• **Records supplied**
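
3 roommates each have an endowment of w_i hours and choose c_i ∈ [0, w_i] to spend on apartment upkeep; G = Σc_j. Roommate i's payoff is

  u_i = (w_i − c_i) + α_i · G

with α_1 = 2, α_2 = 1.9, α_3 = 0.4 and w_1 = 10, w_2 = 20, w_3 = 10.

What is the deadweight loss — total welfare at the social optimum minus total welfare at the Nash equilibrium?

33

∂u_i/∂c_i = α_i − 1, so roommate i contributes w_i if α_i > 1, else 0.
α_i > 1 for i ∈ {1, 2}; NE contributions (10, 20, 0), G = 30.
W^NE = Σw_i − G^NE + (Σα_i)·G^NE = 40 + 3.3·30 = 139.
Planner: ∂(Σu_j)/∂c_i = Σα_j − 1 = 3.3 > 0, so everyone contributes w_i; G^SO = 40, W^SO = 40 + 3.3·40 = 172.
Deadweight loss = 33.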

==

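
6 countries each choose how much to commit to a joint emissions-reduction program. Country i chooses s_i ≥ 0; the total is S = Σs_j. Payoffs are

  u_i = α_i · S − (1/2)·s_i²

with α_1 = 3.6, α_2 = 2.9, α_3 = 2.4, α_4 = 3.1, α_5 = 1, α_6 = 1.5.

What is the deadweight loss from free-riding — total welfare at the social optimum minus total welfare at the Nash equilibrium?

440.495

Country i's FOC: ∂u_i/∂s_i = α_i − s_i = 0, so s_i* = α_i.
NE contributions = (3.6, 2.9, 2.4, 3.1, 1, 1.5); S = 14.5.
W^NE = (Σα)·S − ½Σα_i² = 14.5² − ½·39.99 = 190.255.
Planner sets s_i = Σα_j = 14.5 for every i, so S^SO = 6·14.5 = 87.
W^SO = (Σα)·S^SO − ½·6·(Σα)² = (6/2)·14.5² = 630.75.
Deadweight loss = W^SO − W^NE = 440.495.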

---

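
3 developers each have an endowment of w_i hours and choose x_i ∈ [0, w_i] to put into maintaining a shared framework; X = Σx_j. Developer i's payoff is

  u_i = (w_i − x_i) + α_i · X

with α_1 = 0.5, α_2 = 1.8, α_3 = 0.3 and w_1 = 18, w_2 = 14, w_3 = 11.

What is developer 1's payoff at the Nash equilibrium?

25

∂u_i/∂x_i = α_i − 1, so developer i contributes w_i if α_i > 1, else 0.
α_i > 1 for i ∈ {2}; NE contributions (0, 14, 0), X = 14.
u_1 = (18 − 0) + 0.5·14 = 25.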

• **What is expected**
Take the lines above from the one containing "3 roommates each" to the one containing "with α_1 = 2, α_2" and retype them exactly, both ends included, with nothing added.

• **Output of the task**
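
3 roommates each have an endowment of w_i hours and choose c_i ∈ [0, w_i] to spend on apartment upkeep; G = Σc_j. Roommate i's payoff is

  u_i = (w_i − c_i) + α_i · G

with α_1 = 2, α_2 = 1.9, α_3 = 0.4 and w_1 = 10, w_2 = 20, w_3 = 10.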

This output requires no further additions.